YOUR TASK:
Scan the records for the string "Given" and copy every line that holds it.

TASK INPUT:
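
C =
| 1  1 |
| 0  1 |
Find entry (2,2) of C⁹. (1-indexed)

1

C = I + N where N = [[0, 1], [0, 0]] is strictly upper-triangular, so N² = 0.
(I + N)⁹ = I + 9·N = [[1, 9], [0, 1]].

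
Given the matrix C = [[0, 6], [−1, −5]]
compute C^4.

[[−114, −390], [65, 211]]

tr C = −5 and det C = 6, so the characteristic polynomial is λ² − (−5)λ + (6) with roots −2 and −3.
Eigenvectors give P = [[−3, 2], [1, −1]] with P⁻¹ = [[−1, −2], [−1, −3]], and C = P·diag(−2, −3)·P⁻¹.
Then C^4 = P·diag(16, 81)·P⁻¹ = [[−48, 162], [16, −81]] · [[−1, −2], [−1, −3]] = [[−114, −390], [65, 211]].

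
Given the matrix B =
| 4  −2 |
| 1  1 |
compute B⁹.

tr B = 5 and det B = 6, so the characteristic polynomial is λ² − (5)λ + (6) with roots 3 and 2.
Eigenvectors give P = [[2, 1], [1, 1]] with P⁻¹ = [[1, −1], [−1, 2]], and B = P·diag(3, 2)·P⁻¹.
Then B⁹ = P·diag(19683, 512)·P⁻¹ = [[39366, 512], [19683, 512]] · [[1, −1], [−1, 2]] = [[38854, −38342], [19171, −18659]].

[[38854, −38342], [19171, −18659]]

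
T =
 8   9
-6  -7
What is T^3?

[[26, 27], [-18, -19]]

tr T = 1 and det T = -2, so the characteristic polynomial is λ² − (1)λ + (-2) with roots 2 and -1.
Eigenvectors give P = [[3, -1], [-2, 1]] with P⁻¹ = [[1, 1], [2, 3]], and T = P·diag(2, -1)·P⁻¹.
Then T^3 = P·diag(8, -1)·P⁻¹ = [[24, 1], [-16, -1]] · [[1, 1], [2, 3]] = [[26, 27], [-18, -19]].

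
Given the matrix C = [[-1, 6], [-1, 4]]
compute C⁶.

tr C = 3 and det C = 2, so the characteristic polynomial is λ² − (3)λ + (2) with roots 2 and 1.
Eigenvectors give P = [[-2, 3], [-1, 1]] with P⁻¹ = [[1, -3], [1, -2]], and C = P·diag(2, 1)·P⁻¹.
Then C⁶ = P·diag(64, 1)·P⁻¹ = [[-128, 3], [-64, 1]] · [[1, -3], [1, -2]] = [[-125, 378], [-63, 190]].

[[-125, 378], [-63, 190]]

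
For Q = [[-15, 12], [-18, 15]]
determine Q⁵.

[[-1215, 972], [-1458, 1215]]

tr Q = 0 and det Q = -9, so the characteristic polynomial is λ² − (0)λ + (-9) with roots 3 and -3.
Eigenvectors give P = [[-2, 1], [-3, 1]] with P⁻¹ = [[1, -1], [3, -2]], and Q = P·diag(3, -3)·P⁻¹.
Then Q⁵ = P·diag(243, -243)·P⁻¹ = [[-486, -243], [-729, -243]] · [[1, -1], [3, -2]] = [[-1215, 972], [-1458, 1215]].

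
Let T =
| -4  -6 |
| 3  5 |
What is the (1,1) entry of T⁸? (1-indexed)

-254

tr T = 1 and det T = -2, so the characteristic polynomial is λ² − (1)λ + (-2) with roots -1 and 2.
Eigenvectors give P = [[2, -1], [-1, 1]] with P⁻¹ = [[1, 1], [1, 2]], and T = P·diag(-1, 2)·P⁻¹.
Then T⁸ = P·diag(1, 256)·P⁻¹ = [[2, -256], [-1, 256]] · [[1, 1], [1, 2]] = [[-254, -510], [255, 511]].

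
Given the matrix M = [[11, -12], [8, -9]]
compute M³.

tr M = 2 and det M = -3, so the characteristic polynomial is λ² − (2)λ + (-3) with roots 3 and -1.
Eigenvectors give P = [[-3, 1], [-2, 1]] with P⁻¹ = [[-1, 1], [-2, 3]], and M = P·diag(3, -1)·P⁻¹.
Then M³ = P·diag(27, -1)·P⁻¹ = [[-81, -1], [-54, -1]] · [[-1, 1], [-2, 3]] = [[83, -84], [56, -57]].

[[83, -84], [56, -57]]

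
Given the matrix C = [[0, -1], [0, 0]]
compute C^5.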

---

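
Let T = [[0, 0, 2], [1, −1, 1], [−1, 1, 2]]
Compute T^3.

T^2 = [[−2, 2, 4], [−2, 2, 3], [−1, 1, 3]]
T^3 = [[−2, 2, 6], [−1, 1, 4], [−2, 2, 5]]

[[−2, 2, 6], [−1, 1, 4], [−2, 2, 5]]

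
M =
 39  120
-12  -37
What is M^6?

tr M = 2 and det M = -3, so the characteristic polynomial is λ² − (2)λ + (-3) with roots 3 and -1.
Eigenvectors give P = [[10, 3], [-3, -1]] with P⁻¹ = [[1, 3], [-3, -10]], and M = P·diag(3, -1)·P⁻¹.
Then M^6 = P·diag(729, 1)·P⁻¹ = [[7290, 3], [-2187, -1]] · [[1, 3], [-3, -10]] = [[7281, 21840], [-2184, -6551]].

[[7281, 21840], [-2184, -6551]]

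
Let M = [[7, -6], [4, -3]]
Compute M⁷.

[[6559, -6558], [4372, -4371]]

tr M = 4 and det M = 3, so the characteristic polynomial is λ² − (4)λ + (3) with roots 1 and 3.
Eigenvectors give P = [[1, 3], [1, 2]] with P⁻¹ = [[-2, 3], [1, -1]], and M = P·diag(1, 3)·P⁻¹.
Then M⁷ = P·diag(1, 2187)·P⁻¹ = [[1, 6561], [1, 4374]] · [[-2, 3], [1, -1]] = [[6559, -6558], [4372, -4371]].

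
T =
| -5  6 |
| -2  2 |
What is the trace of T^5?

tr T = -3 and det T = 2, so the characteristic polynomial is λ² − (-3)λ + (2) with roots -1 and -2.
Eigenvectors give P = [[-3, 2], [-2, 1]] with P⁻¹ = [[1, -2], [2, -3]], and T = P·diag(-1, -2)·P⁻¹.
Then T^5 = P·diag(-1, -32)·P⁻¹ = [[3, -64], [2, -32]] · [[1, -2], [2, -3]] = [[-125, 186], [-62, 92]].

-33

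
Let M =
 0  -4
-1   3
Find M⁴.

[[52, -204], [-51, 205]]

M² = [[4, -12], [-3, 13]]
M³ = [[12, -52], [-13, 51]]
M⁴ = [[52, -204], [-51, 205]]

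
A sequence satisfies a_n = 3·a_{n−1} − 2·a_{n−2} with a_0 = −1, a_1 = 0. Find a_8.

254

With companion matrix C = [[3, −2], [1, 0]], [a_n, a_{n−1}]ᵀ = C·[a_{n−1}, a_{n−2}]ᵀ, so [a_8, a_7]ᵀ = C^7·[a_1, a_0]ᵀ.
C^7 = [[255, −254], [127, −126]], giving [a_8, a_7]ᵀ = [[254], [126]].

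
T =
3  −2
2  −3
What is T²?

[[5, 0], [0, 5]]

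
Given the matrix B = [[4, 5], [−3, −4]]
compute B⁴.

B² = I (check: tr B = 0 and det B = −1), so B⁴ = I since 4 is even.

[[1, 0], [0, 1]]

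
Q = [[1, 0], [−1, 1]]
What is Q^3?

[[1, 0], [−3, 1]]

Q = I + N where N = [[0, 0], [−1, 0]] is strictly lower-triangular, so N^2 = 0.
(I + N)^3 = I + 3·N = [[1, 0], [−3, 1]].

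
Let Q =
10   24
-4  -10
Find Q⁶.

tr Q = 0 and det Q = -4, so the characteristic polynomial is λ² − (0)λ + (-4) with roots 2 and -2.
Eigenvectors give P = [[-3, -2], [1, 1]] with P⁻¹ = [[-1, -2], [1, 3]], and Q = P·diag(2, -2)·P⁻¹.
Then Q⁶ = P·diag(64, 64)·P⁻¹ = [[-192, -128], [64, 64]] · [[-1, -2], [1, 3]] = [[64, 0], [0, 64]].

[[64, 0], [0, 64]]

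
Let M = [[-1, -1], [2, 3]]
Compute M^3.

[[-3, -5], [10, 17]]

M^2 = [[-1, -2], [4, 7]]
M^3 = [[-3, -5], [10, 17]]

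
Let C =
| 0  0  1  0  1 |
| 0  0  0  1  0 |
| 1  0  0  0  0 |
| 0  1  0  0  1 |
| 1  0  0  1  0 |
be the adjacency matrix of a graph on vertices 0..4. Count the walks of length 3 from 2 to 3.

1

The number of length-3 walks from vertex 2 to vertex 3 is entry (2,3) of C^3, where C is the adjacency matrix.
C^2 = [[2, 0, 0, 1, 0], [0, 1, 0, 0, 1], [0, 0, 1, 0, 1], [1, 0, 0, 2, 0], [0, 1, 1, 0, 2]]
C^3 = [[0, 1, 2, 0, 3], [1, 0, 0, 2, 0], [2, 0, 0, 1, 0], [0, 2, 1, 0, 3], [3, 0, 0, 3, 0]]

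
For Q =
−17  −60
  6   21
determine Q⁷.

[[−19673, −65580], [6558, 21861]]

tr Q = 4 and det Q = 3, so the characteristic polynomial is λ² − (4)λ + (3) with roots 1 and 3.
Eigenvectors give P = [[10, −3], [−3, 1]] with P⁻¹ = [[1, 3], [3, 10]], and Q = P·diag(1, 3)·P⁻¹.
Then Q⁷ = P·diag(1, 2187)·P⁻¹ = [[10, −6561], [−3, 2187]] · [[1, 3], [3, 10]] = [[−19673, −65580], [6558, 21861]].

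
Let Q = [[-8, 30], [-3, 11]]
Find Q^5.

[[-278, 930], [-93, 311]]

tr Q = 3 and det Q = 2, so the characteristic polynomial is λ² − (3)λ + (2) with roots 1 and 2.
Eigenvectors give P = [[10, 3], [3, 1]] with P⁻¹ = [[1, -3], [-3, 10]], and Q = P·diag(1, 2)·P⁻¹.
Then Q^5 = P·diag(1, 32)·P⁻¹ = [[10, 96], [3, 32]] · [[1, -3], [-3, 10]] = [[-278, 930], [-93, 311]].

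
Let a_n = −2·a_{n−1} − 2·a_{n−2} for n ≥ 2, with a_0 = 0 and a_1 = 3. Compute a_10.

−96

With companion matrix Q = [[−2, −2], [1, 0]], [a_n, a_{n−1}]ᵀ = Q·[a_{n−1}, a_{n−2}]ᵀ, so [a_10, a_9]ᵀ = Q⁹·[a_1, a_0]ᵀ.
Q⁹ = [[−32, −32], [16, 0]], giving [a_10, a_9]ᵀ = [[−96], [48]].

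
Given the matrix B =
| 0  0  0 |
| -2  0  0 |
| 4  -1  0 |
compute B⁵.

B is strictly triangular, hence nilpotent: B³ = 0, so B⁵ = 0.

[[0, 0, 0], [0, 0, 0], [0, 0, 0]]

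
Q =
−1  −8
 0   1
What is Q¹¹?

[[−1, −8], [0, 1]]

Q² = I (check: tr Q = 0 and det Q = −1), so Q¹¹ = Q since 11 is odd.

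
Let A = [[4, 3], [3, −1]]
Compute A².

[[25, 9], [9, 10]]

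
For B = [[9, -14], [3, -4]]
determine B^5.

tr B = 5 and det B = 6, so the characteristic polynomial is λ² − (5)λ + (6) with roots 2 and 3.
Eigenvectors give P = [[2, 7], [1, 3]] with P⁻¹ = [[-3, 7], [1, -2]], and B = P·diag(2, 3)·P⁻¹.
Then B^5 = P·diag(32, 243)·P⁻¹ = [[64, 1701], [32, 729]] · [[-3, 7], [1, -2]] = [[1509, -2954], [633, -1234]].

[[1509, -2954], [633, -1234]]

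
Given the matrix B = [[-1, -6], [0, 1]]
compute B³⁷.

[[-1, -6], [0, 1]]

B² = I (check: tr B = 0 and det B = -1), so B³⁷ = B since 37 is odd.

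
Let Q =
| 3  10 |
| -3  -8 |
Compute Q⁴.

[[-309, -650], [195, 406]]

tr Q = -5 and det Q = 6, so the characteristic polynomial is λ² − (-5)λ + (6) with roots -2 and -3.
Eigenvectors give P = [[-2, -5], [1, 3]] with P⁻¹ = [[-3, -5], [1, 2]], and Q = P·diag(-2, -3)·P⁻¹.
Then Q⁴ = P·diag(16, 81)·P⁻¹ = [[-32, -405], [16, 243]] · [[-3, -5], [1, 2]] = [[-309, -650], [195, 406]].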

...

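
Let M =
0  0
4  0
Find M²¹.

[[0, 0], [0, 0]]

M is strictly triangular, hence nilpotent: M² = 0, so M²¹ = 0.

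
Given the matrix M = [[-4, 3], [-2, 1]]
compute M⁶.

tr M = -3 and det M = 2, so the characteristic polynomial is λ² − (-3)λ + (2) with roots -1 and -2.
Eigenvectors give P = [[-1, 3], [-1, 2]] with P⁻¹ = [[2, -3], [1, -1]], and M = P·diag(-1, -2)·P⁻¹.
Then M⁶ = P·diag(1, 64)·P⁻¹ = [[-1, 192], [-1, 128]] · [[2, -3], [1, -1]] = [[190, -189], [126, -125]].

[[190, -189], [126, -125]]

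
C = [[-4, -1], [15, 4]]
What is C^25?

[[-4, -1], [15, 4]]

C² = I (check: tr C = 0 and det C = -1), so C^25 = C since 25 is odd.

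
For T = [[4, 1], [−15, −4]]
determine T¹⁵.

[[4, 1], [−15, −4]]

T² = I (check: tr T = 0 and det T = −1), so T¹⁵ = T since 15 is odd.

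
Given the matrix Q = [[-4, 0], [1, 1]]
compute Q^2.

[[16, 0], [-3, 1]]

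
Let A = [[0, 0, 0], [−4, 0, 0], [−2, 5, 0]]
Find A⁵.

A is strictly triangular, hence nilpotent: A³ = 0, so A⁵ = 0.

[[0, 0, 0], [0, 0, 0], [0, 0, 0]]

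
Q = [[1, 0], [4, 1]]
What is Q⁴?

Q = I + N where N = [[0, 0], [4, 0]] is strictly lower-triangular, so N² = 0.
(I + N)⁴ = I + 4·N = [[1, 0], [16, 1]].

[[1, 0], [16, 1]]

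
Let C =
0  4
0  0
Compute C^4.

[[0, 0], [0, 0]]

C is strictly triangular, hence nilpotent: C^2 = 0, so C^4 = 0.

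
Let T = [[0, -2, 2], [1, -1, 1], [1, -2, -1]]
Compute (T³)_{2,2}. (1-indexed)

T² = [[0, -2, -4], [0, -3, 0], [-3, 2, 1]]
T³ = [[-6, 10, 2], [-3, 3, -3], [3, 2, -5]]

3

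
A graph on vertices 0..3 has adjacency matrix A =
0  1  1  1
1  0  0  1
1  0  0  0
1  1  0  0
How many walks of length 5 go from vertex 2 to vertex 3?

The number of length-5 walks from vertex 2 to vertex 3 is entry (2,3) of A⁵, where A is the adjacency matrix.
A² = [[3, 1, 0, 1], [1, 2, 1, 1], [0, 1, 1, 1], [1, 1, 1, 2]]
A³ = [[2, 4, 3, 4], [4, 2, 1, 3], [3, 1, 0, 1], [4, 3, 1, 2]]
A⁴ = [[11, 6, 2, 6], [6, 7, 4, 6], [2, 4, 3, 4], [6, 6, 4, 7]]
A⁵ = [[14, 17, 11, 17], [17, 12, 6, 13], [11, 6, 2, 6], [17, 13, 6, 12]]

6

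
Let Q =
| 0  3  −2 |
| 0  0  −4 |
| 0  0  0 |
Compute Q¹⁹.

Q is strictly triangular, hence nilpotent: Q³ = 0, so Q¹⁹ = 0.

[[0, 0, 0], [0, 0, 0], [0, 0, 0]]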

EXERCISE SOLUTION:
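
Given the matrix C = [[0, 6], [−1, −5]]
Given the matrix B =
Given the matrix C = [[-1, 6], [-1, 4]]
Given the matrix M = [[11, -12], [8, -9]]
Given the matrix C = [[0, -1], [0, 0]]
Given the matrix B = [[4, 5], [−3, −4]]
Given the matrix B =
Given the matrix B = [[-1, -6], [0, 1]]
Given the matrix M = [[-4, 3], [-2, 1]]
Given the matrix Q = [[-4, 0], [1, 1]]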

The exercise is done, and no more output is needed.